- WORK TO BE COMPLETED
Even if a line seems odd, print it as it is, and include every record.

Stored items:

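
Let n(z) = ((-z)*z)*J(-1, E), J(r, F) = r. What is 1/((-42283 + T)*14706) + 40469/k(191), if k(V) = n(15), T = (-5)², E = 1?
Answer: 2794367129243/15536153700 ≈ 179.86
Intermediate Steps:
T = 25
n(z) = z² (n(z) = ((-z)*z)*(-1) = -z²*(-1) = z²)
k(V) = 225 (k(V) = 15² = 225)
1/((-42283 + T)*14706) + 40469/k(191) = 1/((-42283 + 25)*14706) + 40469/225 = (1/14706)/(-42258) + 40469*(1/225) = -1/42258*1/14706 + 40469/225 = -1/621446148 + 40469/225 = 2794367129243/15536153700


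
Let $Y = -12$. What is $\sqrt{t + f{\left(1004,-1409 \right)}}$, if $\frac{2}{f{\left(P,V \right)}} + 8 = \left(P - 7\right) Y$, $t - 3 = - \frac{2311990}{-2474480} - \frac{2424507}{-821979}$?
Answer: $\frac{\sqrt{70864093871428921895541001458}}{101461233226476} \approx 2.6237$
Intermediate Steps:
$t = \frac{466723769911}{67799019864}$ ($t = 3 - \left(- \frac{808169}{273993} - \frac{231199}{247448}\right) = 3 - - \frac{263326710319}{67799019864} = 3 + \left(\frac{231199}{247448} + \frac{808169}{273993}\right) = 3 + \frac{263326710319}{67799019864} = \frac{466723769911}{67799019864} \approx 6.8839$)
$f{\left(P,V \right)} = \frac{2}{76 - 12 P}$ ($f{\left(P,V \right)} = \frac{2}{-8 + \left(P - 7\right) \left(-12\right)} = \frac{2}{-8 + \left(-7 + P\right) \left(-12\right)} = \frac{2}{-8 - \left(-84 + 12 P\right)} = \frac{2}{76 - 12 P}$)
$\sqrt{t + f{\left(1004,-1409 \right)}} = \sqrt{\frac{466723769911}{67799019864} + \frac{1}{2 \left(19 - 3012\right)}} = \sqrt{\frac{466723769911}{67799019864} + \frac{1}{2 \left(-2993\right)}} = \sqrt{\frac{466723769911}{67799019864} + \frac{1}{2} \left(- \frac{1}{2993}\right)} = \sqrt{\frac{466723769911}{67799019864} - \frac{1}{5986}} = \sqrt{\frac{1396870343833691}{202922466452952}} = \frac{\sqrt{70864093871428921895541001458}}{101461233226476}$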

- OUTPUT FOR THIS EXERCISE
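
Let n(z) = ((-z)*z)*J(-1, E), J(r, F) = r. What is 1/((-42283 + T)*14706) + 40469/k(191), if k(V) = n(15), T = (-5)², E = 1?
Answer: 2794367129243/15536153700 ≈ 179.86
Intermediate Steps:
T = 25
n(z) = z² (n(z) = ((-z)*z)*(-1) = -z²*(-1) = z²)
k(V) = 225 (k(V) = 15² = 225)
1/((-42283 + T)*14706) + 40469/k(191) = 1/((-42283 + 25)*14706) + 40469/225 = (1/14706)/(-42258) + 40469*(1/225) = -1/42258*1/14706 + 40469/225 = -1/621446148 + 40469/225 = 2794367129243/15536153700


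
Let $Y = -12$. What is $\sqrt{t + f{\left(1004,-1409 \right)}}$, if $\frac{2}{f{\left(P,V \right)}} + 8 = \left(P - 7\right) Y$, $t - 3 = - \frac{2311990}{-2474480} - \frac{2424507}{-821979}$?
Answer: $\frac{\sqrt{70864093871428921895541001458}}{101461233226476} \approx 2.6237$
Intermediate Steps:
$t = \frac{466723769911}{67799019864}$ ($t = 3 - \left(- \frac{808169}{273993} - \frac{231199}{247448}\right) = 3 - - \frac{263326710319}{67799019864} = 3 + \left(\frac{231199}{247448} + \frac{808169}{273993}\right) = 3 + \frac{263326710319}{67799019864} = \frac{466723769911}{67799019864} \approx 6.8839$)
$f{\left(P,V \right)} = \frac{2}{76 - 12 P}$ ($f{\left(P,V \right)} = \frac{2}{-8 + \left(P - 7\right) \left(-12\right)} = \frac{2}{-8 + \left(-7 + P\right) \left(-12\right)} = \frac{2}{-8 - \left(-84 + 12 P\right)} = \frac{2}{76 - 12 P}$)
$\sqrt{t + f{\left(1004,-1409 \right)}} = \sqrt{\frac{466723769911}{67799019864} + \frac{1}{2 \left(19 - 3012\right)}} = \sqrt{\frac{466723769911}{67799019864} + \frac{1}{2 \left(-2993\right)}} = \sqrt{\frac{466723769911}{67799019864} + \frac{1}{2} \left(- \frac{1}{2993}\right)} = \sqrt{\frac{466723769911}{67799019864} - \frac{1}{5986}} = \sqrt{\frac{1396870343833691}{202922466452952}} = \frac{\sqrt{70864093871428921895541001458}}{101461233226476}$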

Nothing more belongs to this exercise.